• _Task prompt_:
What appears from the first line of the data below through the line containing "row 4: (4, 0, 0, -2)", both included, should be copied exactly, and nothing else.

[[ Dataset records, beginning ]]

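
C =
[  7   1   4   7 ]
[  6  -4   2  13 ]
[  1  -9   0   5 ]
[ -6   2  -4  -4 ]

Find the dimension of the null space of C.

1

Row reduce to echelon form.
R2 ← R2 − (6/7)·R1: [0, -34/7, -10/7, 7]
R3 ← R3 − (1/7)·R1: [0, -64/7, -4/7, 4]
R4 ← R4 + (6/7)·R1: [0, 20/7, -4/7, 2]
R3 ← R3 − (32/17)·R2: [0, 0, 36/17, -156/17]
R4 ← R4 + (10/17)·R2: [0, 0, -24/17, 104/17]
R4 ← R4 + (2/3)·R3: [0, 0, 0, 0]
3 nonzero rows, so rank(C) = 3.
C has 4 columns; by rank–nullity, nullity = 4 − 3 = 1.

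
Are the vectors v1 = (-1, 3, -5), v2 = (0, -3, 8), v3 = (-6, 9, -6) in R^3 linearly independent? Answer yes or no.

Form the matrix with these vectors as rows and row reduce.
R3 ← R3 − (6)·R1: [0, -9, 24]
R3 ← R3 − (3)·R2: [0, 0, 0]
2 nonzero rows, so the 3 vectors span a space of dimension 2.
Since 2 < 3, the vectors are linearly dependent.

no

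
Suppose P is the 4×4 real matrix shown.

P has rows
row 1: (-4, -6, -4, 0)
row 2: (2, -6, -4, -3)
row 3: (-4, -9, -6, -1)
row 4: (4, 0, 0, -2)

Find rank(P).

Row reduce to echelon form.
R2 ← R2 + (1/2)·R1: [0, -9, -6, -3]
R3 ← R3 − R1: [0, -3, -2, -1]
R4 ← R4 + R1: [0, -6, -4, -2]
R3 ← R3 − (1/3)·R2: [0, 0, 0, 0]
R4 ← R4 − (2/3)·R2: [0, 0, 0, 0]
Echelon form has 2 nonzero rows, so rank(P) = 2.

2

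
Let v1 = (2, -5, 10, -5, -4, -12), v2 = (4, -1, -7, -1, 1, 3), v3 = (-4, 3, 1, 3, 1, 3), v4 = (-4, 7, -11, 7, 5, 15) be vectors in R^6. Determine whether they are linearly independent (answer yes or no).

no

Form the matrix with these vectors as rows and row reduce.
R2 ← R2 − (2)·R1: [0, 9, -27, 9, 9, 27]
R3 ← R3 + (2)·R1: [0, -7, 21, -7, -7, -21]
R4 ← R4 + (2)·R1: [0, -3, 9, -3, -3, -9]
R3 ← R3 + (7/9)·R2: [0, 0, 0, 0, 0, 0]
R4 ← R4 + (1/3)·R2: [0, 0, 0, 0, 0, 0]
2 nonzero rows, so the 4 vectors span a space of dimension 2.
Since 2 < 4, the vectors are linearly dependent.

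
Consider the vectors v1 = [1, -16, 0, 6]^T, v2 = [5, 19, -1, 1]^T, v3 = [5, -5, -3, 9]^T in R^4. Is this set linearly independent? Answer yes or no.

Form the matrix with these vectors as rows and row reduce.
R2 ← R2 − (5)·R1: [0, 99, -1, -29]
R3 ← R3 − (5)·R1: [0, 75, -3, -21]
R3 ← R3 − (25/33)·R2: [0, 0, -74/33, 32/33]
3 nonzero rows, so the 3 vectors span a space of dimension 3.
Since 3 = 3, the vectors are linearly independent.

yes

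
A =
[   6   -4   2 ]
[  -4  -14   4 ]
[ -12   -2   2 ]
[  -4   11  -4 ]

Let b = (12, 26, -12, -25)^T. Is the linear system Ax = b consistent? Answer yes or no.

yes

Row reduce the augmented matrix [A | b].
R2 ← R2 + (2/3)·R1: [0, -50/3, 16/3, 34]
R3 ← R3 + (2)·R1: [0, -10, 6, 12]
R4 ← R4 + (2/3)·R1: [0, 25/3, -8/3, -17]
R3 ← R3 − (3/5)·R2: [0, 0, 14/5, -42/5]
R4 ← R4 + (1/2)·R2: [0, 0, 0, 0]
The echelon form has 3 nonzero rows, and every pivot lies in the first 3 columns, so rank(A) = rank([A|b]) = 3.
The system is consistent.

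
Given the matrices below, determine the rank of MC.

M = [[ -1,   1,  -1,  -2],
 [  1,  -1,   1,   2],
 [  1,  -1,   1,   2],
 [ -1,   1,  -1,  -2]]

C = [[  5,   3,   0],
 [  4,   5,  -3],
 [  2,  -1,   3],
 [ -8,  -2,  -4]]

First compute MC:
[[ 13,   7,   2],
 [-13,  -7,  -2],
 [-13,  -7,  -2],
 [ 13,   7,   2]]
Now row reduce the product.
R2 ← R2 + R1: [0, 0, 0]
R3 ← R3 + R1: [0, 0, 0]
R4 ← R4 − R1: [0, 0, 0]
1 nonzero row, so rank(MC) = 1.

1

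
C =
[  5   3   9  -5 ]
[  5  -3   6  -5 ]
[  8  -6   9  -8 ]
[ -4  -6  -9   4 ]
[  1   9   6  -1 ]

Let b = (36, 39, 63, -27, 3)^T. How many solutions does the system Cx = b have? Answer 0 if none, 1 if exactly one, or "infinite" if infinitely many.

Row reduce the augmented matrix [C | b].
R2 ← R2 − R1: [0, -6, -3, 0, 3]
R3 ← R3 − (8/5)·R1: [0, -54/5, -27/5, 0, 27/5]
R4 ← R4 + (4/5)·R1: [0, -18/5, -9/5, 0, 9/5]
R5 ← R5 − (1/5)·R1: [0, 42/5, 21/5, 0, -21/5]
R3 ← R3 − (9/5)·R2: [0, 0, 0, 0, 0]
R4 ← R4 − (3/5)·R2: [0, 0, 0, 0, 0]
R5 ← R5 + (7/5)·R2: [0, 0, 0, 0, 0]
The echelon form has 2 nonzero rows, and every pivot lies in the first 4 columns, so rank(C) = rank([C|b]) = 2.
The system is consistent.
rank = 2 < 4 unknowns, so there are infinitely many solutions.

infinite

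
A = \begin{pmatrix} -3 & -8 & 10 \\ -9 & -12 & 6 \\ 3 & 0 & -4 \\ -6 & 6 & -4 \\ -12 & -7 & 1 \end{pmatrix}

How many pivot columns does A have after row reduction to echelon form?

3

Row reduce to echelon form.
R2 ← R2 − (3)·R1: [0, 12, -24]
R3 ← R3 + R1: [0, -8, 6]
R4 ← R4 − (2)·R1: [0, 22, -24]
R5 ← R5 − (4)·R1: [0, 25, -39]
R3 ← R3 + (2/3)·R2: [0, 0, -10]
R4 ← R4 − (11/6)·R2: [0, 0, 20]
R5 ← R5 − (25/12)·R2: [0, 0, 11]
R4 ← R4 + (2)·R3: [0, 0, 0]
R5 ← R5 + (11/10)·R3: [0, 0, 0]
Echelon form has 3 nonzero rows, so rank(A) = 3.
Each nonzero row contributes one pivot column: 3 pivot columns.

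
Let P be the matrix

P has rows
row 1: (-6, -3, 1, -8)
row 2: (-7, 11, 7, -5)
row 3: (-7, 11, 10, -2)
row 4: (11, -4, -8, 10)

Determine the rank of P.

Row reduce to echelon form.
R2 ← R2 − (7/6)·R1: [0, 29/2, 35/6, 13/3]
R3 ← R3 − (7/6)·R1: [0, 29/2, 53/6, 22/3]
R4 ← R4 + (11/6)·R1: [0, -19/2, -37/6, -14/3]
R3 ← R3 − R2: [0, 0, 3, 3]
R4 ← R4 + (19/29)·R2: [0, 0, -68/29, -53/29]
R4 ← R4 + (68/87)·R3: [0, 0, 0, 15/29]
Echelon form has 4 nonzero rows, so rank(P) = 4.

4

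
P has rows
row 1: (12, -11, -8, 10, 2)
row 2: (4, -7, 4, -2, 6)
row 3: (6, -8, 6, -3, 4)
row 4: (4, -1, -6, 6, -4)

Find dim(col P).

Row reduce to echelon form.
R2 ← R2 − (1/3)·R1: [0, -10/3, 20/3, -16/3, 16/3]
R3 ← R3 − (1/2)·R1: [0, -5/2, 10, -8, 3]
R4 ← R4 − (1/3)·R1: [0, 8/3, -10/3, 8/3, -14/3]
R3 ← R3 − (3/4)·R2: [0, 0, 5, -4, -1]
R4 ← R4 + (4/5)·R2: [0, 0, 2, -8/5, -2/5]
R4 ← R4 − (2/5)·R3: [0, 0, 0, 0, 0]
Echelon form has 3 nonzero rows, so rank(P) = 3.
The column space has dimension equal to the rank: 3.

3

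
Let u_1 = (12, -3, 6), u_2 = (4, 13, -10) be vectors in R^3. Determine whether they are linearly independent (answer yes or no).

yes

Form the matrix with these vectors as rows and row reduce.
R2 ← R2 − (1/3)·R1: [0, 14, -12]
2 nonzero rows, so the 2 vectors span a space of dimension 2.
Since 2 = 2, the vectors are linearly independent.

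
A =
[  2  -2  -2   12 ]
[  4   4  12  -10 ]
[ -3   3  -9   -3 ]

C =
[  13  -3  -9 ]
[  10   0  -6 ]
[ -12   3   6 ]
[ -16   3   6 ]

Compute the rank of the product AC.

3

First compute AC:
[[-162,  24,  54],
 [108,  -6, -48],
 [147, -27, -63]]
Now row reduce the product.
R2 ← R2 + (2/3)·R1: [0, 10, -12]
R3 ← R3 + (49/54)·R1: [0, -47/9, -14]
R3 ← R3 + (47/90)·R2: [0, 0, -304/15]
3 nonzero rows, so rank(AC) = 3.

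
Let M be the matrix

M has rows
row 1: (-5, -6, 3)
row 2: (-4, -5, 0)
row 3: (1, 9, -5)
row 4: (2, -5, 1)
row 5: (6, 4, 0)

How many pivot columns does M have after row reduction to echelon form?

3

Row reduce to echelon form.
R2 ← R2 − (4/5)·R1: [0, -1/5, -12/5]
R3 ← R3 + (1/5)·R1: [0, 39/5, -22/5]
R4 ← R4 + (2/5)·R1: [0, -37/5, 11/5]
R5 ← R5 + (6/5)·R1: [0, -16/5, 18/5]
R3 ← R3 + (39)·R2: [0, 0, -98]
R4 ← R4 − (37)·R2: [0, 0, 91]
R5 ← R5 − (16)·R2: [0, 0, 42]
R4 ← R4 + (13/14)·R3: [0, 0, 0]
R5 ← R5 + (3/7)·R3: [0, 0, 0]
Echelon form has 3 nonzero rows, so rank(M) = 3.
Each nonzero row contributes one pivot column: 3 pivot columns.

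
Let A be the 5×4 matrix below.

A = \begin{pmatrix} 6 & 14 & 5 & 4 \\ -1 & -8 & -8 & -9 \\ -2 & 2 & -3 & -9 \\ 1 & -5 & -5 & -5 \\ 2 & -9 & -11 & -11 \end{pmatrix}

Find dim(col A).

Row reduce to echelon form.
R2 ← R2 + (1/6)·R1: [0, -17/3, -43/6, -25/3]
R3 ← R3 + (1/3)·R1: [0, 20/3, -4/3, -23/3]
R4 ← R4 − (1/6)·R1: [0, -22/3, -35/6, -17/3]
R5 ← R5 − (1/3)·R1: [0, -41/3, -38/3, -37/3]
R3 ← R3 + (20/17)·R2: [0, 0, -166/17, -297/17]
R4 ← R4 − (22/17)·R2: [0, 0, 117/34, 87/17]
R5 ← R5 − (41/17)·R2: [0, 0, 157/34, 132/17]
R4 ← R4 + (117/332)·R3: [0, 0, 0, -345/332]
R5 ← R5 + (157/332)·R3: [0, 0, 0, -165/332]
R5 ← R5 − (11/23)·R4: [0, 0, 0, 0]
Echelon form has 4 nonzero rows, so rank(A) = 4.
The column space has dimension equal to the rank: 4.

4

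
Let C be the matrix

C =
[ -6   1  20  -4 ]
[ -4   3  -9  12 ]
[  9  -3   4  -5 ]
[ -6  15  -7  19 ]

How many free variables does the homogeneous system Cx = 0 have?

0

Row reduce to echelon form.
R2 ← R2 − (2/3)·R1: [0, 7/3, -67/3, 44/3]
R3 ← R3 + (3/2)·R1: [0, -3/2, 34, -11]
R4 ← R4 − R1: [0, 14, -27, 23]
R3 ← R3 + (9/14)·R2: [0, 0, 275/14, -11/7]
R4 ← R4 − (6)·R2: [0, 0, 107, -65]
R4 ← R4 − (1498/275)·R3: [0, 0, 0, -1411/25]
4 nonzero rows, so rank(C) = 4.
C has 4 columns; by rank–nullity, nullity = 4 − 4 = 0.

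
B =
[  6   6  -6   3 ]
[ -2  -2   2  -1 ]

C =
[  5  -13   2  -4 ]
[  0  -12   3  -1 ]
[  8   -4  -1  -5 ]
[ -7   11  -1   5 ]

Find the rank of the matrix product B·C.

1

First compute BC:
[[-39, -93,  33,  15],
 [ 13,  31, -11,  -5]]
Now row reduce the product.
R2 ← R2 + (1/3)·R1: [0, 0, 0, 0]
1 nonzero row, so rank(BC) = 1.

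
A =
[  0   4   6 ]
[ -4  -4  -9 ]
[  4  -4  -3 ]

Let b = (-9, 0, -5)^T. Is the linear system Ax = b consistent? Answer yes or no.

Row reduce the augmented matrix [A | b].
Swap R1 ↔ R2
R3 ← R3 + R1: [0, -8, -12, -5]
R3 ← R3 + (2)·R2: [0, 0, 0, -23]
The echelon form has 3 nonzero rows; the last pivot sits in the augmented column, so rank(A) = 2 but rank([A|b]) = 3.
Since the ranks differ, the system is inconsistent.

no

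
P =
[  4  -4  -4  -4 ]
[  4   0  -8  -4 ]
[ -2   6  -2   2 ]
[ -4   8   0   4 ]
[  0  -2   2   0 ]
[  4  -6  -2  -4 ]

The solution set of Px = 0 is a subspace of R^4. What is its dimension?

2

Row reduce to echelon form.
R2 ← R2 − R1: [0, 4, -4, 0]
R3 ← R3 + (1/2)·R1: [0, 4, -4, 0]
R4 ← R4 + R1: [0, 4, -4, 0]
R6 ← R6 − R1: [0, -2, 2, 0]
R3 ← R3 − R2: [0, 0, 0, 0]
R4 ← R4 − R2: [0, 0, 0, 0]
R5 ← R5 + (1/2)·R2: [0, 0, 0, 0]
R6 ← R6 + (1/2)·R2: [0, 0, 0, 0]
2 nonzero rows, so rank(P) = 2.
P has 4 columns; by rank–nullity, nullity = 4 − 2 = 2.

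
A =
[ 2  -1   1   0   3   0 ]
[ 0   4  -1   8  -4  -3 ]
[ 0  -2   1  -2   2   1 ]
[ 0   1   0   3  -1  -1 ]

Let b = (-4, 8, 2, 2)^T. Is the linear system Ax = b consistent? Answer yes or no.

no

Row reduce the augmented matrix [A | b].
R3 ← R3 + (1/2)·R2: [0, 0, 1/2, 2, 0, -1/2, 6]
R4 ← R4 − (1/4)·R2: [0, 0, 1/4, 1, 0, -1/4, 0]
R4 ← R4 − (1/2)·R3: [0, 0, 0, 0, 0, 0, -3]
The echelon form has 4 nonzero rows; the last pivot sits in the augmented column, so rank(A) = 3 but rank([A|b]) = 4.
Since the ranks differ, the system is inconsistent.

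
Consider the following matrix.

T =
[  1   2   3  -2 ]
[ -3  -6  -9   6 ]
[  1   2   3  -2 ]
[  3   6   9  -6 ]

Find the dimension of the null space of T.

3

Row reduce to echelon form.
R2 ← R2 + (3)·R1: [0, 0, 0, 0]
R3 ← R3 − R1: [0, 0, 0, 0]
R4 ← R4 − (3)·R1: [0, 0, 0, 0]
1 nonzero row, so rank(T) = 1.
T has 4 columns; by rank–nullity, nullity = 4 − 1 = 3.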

[[ Dataset records, end ]]

• _Task result_:
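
C =
[  7   1   4   7 ]
[  6  -4   2  13 ]
[  1  -9   0   5 ]
[ -6   2  -4  -4 ]

Find the dimension of the null space of C.

1

Row reduce to echelon form.
R2 ← R2 − (6/7)·R1: [0, -34/7, -10/7, 7]
R3 ← R3 − (1/7)·R1: [0, -64/7, -4/7, 4]
R4 ← R4 + (6/7)·R1: [0, 20/7, -4/7, 2]
R3 ← R3 − (32/17)·R2: [0, 0, 36/17, -156/17]
R4 ← R4 + (10/17)·R2: [0, 0, -24/17, 104/17]
R4 ← R4 + (2/3)·R3: [0, 0, 0, 0]
3 nonzero rows, so rank(C) = 3.
C has 4 columns; by rank–nullity, nullity = 4 − 3 = 1.

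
Are the vectors v1 = (-1, 3, -5), v2 = (0, -3, 8), v3 = (-6, 9, -6) in R^3 linearly independent? Answer yes or no.

Form the matrix with these vectors as rows and row reduce.
R3 ← R3 − (6)·R1: [0, -9, 24]
R3 ← R3 − (3)·R2: [0, 0, 0]
2 nonzero rows, so the 3 vectors span a space of dimension 2.
Since 2 < 3, the vectors are linearly dependent.

no

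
Suppose P is the 4×4 real matrix shown.

P has rows
row 1: (-4, -6, -4, 0)
row 2: (2, -6, -4, -3)
row 3: (-4, -9, -6, -1)
row 4: (4, 0, 0, -2)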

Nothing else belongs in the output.